- WHAT YOU ARE ASKED TO DO -
Count up the lines holding "unfired" in the material, then reply with only the number.

- DATASET -
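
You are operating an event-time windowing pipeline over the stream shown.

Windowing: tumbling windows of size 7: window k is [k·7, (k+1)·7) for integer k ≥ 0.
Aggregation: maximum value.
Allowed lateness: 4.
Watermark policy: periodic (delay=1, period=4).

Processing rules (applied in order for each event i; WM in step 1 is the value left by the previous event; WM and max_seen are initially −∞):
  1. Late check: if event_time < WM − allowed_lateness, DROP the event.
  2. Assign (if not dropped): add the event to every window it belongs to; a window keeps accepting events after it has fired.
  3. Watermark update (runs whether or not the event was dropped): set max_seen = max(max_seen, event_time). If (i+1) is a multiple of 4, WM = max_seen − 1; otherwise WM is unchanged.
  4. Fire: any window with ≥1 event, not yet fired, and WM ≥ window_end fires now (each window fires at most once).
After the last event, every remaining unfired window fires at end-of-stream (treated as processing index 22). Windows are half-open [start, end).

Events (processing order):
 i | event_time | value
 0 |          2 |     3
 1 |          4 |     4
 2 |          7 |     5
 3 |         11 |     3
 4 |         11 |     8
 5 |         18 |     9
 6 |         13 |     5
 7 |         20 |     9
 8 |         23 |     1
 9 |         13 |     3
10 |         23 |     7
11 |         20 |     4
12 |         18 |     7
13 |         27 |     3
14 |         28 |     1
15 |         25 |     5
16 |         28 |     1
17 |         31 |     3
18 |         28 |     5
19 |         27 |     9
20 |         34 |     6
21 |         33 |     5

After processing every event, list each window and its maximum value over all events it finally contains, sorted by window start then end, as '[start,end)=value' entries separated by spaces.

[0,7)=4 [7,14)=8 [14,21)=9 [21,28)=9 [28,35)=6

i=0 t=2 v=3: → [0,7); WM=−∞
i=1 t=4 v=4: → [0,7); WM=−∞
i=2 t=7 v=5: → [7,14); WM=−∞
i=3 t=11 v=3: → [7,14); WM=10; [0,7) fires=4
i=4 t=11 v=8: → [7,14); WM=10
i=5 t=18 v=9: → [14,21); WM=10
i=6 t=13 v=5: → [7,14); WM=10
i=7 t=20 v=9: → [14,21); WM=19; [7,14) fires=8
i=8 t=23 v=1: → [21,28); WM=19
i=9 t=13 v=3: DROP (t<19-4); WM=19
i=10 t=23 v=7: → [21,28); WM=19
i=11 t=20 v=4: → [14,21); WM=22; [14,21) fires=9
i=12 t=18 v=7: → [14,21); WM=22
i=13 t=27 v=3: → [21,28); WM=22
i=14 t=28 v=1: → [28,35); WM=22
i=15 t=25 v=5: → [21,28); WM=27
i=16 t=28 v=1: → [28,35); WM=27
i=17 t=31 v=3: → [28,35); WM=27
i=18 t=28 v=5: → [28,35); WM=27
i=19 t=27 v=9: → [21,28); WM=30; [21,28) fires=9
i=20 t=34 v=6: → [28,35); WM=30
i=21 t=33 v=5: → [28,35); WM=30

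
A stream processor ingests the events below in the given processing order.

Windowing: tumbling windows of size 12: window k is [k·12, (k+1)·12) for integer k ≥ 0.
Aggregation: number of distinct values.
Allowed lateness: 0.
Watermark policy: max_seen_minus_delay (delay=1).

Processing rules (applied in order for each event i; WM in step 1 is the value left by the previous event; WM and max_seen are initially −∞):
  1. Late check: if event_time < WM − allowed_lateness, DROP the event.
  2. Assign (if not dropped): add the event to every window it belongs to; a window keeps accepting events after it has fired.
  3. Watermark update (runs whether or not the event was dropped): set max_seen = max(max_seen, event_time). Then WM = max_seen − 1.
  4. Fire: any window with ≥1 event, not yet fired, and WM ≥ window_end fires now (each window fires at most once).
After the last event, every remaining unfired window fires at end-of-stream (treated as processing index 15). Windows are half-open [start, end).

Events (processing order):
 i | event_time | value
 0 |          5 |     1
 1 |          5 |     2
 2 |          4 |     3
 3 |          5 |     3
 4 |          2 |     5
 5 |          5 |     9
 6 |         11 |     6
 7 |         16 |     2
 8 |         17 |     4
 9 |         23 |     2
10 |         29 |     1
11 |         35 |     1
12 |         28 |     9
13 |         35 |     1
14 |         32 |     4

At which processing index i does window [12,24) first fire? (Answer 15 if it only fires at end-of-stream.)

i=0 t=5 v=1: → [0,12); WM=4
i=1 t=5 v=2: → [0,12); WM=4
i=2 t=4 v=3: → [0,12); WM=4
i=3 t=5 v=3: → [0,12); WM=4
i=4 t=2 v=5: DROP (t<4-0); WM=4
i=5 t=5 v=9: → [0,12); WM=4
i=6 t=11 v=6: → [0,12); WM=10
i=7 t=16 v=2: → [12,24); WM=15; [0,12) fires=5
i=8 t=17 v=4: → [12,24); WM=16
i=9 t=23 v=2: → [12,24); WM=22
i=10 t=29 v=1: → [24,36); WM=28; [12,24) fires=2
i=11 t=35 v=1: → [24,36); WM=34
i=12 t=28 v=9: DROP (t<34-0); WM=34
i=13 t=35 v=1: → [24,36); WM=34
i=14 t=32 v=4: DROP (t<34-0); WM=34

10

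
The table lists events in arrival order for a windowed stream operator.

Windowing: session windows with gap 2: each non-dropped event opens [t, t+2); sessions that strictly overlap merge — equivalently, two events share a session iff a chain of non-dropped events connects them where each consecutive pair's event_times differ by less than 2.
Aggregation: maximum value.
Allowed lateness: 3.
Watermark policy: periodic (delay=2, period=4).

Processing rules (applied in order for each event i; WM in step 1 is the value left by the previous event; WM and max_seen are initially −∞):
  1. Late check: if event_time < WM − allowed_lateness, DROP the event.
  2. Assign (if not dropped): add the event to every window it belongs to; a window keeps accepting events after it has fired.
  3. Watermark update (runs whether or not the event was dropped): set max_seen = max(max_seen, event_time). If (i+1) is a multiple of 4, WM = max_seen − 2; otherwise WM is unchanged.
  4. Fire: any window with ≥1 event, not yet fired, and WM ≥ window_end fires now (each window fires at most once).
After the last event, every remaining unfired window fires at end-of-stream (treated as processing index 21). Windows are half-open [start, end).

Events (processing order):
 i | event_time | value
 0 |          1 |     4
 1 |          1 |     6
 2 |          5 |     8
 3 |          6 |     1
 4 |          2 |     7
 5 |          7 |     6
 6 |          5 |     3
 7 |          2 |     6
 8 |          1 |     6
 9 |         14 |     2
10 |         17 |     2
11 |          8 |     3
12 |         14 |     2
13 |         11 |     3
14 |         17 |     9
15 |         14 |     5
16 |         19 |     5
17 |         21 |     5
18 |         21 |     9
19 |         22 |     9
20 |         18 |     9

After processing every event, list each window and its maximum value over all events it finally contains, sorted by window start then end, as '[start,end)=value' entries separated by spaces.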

- YOUR SOLUTION -
3